ASSIGNMENT >>
Copy each line of the data that has "spreads" in it.

Stored items
- - -
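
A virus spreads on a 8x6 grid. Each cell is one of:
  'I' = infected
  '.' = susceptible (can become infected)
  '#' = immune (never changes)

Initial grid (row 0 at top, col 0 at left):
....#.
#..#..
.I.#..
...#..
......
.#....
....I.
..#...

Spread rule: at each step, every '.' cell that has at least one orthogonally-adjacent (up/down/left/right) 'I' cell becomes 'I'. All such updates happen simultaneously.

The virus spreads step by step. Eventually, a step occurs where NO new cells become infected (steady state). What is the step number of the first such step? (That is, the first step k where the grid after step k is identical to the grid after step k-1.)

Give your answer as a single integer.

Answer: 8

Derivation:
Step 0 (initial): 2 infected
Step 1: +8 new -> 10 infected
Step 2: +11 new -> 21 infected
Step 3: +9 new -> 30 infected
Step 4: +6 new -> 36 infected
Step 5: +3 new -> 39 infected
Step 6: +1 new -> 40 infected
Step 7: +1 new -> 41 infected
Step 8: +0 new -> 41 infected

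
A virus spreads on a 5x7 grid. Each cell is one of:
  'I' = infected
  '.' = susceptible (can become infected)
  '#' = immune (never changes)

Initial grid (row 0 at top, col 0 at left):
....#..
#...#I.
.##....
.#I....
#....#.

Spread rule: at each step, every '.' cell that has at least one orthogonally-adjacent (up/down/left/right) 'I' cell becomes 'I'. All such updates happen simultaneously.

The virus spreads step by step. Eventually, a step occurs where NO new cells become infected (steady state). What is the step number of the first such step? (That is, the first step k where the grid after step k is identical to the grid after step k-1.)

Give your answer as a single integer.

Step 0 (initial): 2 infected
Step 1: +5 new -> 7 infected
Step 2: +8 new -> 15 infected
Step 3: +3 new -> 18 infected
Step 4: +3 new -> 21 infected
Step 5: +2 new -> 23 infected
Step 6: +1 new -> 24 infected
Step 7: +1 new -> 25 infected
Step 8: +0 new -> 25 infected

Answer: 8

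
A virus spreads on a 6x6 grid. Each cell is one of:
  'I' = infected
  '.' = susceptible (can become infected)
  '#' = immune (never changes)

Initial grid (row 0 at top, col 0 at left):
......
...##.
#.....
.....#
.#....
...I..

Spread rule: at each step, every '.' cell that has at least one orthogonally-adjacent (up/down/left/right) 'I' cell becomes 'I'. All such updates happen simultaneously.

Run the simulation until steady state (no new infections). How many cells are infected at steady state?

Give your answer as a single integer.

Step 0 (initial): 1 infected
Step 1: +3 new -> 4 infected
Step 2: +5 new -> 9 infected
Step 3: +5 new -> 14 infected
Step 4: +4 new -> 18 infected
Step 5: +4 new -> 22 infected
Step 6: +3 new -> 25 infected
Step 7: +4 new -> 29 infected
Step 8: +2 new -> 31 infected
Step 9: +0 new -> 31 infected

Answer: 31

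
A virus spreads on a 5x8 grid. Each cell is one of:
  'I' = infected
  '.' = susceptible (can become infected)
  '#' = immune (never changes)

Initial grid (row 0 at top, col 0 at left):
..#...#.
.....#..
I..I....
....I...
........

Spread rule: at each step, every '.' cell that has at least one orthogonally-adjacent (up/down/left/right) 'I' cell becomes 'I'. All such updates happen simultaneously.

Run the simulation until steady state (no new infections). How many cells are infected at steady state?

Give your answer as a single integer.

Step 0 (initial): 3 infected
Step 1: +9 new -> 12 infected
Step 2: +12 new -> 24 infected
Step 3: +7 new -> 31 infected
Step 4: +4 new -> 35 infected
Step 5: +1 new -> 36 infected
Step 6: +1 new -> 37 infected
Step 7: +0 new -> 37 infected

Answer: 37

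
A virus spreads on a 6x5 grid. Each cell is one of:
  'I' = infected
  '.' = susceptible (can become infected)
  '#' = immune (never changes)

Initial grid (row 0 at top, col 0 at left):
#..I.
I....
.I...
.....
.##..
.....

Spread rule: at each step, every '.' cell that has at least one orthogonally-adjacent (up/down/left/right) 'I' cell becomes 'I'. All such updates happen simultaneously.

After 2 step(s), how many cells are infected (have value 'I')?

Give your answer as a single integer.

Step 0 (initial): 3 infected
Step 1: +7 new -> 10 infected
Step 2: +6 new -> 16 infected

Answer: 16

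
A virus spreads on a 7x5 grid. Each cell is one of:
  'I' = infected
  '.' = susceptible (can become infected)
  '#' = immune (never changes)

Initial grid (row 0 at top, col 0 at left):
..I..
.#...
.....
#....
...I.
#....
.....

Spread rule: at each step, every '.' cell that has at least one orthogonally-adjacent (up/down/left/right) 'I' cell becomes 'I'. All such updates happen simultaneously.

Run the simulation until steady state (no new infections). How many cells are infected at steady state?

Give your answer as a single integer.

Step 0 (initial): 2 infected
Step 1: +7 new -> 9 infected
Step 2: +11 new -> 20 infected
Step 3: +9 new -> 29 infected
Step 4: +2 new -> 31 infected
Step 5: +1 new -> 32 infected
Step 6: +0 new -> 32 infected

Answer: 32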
- - -
REPLY TO THE EXERCISE >>
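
A virus spreads on a 8x6 grid. Each cell is one of:
The virus spreads step by step. Eventually, a step occurs where NO new cells become infected (steady state). What is the step number of the first such step? (That is, the first step k where the grid after step k is identical to the grid after step k-1.)
A virus spreads on a 5x7 grid. Each cell is one of:
The virus spreads step by step. Eventually, a step occurs where NO new cells become infected (steady state). What is the step number of the first such step? (That is, the first step k where the grid after step k is identical to the grid after step k-1.)
A virus spreads on a 6x6 grid. Each cell is one of:
A virus spreads on a 5x8 grid. Each cell is one of:
A virus spreads on a 6x5 grid. Each cell is one of:
A virus spreads on a 7x5 grid. Each cell is one of: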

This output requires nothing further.